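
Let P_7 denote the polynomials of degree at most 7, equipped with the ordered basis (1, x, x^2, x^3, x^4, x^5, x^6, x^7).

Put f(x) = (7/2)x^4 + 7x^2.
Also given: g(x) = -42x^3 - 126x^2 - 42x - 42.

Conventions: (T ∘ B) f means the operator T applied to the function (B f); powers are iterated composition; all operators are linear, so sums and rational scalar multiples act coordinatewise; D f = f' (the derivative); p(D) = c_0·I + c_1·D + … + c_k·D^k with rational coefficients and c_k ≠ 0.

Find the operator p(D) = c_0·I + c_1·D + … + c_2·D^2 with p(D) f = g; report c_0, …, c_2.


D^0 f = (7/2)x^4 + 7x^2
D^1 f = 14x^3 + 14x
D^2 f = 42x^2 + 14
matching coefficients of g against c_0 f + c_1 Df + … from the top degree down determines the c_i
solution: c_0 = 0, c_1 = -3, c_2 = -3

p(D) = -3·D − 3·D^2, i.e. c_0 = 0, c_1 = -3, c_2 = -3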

• **PROBLEM TO WORK ON**
Each entry given above is to be duplicated exactly.

• **SOLUTION TO THIS PROBLEM**
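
Let P_7 denote the polynomials of degree at most 7, equipped with the ordered basis (1, x, x^2, x^3, x^4, x^5, x^6, x^7).

Put f(x) = (7/2)x^4 + 7x^2.
Also given: g(x) = -42x^3 - 126x^2 - 42x - 42.

Conventions: (T ∘ B) f means the operator T applied to the function (B f); powers are iterated composition; all operators are linear, so sums and rational scalar multiples act coordinatewise; D f = f' (the derivative); p(D) = c_0·I + c_1·D + … + c_k·D^k with rational coefficients and c_k ≠ 0.

Find the operator p(D) = c_0·I + c_1·D + … + c_2·D^2 with p(D) f = g; report c_0, …, c_2.


D^0 f = (7/2)x^4 + 7x^2
D^1 f = 14x^3 + 14x
D^2 f = 42x^2 + 14
matching coefficients of g against c_0 f + c_1 Df + … from the top degree down determines the c_i
solution: c_0 = 0, c_1 = -3, c_2 = -3

p(D) = -3·D − 3·D^2, i.e. c_0 = 0, c_1 = -3, c_2 = -3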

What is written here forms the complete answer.